Provided entries →
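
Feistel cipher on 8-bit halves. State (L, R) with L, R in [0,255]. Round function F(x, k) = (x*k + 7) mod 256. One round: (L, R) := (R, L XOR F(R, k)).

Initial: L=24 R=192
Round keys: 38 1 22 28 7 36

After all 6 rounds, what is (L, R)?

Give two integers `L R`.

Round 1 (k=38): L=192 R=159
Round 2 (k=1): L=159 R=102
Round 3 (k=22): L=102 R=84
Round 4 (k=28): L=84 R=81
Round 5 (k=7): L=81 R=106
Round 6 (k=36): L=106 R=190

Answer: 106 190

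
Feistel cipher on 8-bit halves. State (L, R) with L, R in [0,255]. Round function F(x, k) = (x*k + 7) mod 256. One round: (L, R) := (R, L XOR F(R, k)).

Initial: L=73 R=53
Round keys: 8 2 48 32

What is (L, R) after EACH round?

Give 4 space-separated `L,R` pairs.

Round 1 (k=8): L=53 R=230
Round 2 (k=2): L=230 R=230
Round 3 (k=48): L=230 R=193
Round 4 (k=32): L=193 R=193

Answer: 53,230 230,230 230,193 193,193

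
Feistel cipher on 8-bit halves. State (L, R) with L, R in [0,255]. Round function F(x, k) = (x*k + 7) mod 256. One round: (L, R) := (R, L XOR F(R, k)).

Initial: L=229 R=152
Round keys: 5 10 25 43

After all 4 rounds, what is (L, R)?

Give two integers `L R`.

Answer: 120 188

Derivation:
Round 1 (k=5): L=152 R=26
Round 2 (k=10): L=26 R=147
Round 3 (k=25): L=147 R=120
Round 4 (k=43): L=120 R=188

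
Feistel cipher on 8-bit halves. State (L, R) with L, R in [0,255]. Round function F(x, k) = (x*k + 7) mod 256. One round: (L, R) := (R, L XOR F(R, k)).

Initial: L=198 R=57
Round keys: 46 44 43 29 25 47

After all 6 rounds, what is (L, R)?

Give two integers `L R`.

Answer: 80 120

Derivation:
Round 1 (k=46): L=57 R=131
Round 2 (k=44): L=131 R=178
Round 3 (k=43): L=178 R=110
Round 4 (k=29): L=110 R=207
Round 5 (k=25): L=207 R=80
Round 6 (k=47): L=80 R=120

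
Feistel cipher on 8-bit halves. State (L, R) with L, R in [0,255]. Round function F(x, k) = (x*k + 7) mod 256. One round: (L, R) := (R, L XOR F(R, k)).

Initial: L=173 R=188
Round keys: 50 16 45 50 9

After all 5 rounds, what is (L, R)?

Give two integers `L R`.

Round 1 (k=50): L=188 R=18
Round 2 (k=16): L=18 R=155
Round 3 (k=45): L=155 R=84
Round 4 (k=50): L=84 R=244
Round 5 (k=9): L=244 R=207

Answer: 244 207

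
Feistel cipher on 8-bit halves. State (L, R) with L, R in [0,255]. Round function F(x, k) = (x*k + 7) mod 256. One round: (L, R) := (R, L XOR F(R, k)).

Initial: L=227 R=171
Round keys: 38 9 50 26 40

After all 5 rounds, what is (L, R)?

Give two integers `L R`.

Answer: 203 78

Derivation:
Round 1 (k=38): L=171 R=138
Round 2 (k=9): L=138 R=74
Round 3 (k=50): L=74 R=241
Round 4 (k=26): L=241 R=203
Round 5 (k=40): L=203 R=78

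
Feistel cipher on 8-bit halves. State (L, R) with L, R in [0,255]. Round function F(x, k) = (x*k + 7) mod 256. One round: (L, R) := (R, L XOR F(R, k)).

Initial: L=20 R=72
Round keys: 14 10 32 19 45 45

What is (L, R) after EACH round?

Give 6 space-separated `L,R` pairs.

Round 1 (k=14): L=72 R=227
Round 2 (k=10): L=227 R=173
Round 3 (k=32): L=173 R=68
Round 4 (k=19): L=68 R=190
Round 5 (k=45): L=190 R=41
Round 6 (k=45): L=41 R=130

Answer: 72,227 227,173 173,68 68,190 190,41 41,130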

...

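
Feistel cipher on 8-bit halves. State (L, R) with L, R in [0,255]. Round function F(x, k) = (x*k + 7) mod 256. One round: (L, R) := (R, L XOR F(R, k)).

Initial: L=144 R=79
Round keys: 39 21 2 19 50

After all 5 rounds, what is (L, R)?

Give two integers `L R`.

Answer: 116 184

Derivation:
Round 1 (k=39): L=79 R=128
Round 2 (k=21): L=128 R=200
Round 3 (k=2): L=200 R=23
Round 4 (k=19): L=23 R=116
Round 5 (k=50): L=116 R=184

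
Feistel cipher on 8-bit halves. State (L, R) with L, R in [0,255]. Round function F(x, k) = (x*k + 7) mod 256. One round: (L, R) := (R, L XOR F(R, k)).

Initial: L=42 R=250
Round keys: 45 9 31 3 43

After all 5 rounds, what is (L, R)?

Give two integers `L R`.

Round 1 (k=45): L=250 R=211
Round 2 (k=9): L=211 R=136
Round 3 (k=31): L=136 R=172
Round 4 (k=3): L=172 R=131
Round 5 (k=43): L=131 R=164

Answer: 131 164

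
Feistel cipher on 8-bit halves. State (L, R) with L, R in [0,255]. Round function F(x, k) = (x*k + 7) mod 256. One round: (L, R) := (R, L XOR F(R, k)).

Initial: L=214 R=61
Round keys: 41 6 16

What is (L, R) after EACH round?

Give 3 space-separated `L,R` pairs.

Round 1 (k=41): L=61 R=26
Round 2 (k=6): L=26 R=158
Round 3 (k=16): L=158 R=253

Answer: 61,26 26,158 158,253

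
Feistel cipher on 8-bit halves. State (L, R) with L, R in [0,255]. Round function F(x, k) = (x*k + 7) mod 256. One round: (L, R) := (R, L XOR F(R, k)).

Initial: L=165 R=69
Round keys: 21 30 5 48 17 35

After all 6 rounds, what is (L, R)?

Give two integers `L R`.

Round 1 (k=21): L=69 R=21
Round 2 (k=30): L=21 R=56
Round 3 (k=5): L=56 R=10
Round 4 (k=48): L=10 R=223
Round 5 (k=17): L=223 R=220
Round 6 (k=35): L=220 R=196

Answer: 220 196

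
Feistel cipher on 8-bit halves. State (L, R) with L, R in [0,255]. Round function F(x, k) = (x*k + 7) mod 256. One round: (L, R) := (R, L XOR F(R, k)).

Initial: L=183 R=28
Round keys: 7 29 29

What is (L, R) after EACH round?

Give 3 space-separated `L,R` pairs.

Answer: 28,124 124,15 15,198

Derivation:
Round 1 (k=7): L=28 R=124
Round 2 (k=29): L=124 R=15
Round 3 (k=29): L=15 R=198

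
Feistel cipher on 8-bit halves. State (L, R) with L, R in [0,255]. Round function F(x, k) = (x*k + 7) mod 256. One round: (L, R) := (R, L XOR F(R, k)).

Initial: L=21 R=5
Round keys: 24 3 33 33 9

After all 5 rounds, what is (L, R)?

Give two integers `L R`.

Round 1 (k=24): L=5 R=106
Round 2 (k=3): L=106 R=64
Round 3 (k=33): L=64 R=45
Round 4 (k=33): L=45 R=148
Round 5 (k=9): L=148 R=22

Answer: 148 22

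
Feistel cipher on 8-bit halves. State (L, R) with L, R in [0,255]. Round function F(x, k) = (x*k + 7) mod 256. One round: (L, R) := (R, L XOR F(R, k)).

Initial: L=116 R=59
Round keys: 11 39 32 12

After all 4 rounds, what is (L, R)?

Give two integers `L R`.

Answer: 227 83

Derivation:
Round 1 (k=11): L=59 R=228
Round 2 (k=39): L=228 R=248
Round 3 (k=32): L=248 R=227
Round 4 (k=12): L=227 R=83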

What is being asked → Would you print, exactly as written, every line above from the one holding "Round keys: 46 44 43 29 25 47" through the one holding "Round keys: 50 16 45 50 9", with both included and no other lines?

Finished task →
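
Round keys: 46 44 43 29 25 47

After all 6 rounds, what is (L, R)?

Give two integers `L R`.

Answer: 80 120

Derivation:
Round 1 (k=46): L=57 R=131
Round 2 (k=44): L=131 R=178
Round 3 (k=43): L=178 R=110
Round 4 (k=29): L=110 R=207
Round 5 (k=25): L=207 R=80
Round 6 (k=47): L=80 R=120

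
Feistel cipher on 8-bit halves. State (L, R) with L, R in [0,255]. Round function F(x, k) = (x*k + 7) mod 256. One round: (L, R) := (R, L XOR F(R, k)).

Initial: L=173 R=188
Round keys: 50 16 45 50 9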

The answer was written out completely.